▶ [GOAL OF THE EXERCISE] Among the entries, find each line that includes the string "inspection" and list it.

Items from a dataset:
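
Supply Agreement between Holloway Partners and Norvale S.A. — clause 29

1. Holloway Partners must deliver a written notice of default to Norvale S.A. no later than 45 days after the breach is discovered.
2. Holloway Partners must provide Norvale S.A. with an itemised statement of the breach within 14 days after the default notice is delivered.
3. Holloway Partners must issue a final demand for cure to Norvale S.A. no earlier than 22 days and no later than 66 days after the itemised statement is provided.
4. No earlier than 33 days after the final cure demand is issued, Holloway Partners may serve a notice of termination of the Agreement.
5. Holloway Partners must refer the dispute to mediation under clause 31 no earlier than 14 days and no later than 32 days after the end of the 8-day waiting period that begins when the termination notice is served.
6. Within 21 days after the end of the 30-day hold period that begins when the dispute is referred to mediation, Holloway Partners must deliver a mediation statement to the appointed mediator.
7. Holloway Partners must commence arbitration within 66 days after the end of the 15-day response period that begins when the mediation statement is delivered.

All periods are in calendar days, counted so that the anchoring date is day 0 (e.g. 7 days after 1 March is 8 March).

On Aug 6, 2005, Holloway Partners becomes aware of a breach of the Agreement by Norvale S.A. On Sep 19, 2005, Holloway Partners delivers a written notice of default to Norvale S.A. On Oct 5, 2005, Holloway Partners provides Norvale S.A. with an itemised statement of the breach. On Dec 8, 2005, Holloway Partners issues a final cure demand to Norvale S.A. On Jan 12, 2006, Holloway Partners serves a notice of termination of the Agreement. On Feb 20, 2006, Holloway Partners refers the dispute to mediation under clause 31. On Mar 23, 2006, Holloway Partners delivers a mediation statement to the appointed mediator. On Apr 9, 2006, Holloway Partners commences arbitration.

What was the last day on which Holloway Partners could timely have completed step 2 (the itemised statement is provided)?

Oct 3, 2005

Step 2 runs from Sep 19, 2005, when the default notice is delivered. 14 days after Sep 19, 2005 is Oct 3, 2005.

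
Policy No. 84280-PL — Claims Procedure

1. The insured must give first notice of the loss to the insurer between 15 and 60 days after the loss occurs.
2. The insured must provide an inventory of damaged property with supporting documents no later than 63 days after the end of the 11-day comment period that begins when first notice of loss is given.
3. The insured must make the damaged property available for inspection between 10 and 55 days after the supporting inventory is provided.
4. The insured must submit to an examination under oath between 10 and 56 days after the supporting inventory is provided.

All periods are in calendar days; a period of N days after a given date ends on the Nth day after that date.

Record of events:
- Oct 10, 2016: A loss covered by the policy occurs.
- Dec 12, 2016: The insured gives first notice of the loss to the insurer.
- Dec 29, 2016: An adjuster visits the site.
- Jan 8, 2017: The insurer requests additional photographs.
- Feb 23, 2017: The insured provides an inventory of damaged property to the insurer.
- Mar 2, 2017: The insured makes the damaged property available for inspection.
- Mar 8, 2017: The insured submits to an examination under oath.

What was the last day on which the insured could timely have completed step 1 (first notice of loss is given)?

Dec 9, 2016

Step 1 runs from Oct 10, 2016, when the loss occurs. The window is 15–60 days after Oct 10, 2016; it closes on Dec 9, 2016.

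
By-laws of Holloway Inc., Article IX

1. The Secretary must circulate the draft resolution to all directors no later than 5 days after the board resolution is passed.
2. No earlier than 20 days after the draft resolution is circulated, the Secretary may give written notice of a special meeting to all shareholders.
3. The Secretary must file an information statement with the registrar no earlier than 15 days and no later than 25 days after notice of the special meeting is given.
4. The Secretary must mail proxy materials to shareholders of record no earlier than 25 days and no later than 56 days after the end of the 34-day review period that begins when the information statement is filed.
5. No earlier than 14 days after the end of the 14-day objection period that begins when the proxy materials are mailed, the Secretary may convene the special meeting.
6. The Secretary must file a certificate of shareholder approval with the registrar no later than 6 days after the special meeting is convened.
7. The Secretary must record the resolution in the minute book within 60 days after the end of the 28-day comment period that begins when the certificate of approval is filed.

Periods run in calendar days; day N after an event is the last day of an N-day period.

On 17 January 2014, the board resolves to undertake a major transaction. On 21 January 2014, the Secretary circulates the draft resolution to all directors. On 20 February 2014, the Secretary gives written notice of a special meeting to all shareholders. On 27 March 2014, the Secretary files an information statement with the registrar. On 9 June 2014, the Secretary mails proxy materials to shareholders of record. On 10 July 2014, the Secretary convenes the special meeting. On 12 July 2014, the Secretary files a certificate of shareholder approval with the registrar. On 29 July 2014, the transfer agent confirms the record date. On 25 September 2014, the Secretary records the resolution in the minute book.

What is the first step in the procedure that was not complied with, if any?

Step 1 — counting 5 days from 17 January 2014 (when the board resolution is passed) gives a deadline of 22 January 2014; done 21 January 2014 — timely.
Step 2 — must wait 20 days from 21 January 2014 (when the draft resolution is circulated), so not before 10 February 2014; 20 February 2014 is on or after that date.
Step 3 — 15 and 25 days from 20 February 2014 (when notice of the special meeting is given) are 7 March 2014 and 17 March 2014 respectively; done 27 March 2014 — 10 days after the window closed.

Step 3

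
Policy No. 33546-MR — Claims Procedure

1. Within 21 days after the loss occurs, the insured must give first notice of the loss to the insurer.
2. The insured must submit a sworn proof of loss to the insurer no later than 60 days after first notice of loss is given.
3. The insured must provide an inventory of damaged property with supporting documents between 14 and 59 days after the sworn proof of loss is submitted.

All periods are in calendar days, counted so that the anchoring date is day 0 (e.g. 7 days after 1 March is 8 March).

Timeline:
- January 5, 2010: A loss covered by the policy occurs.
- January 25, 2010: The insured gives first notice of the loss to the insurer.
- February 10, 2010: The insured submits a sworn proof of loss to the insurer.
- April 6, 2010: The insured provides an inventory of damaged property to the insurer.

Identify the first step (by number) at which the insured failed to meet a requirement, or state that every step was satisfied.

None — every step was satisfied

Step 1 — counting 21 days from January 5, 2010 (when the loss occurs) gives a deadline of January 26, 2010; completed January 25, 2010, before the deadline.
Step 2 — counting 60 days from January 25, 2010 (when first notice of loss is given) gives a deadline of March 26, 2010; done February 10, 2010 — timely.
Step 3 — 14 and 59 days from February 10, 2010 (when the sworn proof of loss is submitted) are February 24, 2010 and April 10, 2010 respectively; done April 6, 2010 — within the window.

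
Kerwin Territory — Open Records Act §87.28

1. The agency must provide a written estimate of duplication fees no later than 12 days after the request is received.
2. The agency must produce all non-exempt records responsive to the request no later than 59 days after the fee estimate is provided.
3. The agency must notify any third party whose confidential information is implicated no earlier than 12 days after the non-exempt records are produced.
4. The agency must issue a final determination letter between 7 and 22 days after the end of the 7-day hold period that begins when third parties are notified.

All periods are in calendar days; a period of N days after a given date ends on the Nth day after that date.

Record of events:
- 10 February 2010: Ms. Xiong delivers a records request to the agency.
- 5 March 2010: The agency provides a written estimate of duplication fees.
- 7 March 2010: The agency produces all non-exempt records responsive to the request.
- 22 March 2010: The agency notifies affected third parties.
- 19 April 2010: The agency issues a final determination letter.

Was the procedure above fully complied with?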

▶ [RESPONSE TO THIS TASK]
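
3. The insured must make the damaged property available for inspection between 10 and 55 days after the supporting inventory is provided.
- Mar 2, 2017: The insured makes the damaged property available for inspection.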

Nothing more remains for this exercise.